Needed from the data below: all lines that contain the word "copper".

[Given records]

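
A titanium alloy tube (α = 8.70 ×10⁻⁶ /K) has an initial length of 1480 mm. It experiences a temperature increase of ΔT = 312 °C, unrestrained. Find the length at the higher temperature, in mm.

ΔL = α·L₀·ΔT = 8.70×10⁻⁶ × 1480 mm × 312.0 K = 4.02 mm.
L = L₀ + ΔL = 1480 + 4.02 = 1484.0 mm.

1484.0 mm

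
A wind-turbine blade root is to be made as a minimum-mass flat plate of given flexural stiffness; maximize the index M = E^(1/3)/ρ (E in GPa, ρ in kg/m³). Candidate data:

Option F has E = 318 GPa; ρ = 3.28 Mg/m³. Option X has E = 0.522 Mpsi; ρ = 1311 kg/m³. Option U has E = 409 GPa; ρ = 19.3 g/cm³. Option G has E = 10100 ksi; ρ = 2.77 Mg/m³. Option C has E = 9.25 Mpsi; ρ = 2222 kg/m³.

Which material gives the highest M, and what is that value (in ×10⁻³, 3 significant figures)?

In SI units:
  option F: E = 318.0 GPa, ρ = 3280 kg/m³
  option X: E = 3.599 GPa, ρ = 1311 kg/m³
  option U: E = 409.0 GPa, ρ = 19300 kg/m³
  option G: E = 69.64 GPa, ρ = 2770 kg/m³
  option C: E = 63.78 GPa, ρ = 2222 kg/m³
  option F: M = 2.08×10⁻³
  option C: M = 1.80×10⁻³
  option G: M = 1.49×10⁻³
  option X: M = 1.17×10⁻³
  option U: M = 0.385×10⁻³
Highest index: option F.

option F, M = 2.08×10⁻³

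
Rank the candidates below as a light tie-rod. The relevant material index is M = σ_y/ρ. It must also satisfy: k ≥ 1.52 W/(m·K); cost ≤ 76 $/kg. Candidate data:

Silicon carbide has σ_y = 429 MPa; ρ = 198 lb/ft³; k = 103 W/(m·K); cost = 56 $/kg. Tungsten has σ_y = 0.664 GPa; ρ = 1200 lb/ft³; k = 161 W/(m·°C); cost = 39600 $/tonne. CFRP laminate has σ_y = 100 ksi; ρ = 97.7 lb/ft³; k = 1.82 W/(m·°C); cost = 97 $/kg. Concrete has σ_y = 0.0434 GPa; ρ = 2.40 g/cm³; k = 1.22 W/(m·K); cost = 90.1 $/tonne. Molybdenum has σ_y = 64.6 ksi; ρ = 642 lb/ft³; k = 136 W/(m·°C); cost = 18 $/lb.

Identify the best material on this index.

Screen on constraints: k ≥ 1.52 W/(m·K); cost ≤ 76 $/kg. Survivors: silicon carbide, tungsten, molybdenum.
Putting every candidate on a common basis:
  silicon carbide: σ_y = 429.0 MPa, ρ = 3172 kg/m³
  tungsten: σ_y = 664.0 MPa, ρ = 19220 kg/m³
  molybdenum: σ_y = 445.4 MPa, ρ = 10280 kg/m³
  silicon carbide: M = 135 kN·m/kg
  molybdenum: M = 43.3 kN·m/kg
  tungsten: M = 34.5 kN·m/kg
Highest index: silicon carbide.

silicon carbide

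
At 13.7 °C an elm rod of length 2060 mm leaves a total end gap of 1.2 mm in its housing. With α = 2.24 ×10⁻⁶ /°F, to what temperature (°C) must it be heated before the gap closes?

α = 2.24×10⁻⁶/°F × 9/5 = 4.03×10⁻⁶/K.
α·L₀·ΔT = 1.2 mm ⇒ ΔT = 1.2 / (4.03×10⁻⁶ × 2060.0) = 144.5 K.
T = 13.7 + 144.5 = 158.2 °C.

158 °C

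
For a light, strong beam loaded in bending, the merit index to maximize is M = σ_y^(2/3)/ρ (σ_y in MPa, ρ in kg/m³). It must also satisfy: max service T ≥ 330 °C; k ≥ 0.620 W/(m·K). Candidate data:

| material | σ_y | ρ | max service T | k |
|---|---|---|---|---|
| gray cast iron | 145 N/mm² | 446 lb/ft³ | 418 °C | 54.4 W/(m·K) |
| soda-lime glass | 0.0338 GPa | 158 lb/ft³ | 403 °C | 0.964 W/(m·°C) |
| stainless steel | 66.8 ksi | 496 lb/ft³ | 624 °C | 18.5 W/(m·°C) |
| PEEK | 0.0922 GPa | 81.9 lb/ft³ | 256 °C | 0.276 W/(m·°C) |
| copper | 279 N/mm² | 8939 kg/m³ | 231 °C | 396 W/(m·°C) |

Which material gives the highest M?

Screen on constraints: max service T ≥ 330 °C; k ≥ 0.620 W/(m·K). Survivors: gray cast iron, soda-lime glass, stainless steel.
In SI units:
  gray cast iron: σ_y = 145.0 MPa, ρ = 7144 kg/m³
  soda-lime glass: σ_y = 33.80 MPa, ρ = 2531 kg/m³
  stainless steel: σ_y = 460.6 MPa, ρ = 7945 kg/m³
  stainless steel: M = 7.51×10⁻³
  soda-lime glass: M = 4.13×10⁻³
  gray cast iron: M = 3.86×10⁻³
The maximum is for stainless steel.

stainless steel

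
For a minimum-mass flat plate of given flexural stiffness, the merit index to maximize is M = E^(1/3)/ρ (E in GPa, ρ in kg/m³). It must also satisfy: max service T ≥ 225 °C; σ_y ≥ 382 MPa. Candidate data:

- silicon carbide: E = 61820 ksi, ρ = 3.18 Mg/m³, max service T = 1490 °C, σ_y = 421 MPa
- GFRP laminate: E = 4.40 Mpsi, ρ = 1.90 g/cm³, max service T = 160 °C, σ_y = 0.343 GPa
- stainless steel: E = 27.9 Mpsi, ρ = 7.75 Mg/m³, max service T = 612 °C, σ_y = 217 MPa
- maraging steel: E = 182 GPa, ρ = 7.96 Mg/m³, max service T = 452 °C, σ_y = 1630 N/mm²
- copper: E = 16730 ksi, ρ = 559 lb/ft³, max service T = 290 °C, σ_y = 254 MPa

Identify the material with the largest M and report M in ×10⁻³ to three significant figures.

Screen on constraints: max service T ≥ 225 °C; σ_y ≥ 382 MPa. Survivors: silicon carbide, maraging steel.
In SI units:
  silicon carbide: E = 426.2 GPa, ρ = 3180 kg/m³
  maraging steel: E = 182.0 GPa, ρ = 7960 kg/m³
  silicon carbide: M = 2.37×10⁻³
  maraging steel: M = 0.712×10⁻³
The maximum is for silicon carbide.

silicon carbide, M = 2.37×10⁻³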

[/Given records]

Worked solution:
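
| copper | 279 N/mm² | 8939 kg/m³ | 231 °C | 396 W/(m·°C) |
- copper: E = 16730 ksi, ρ = 559 lb/ft³, max service T = 290 °C, σ_y = 254 MPa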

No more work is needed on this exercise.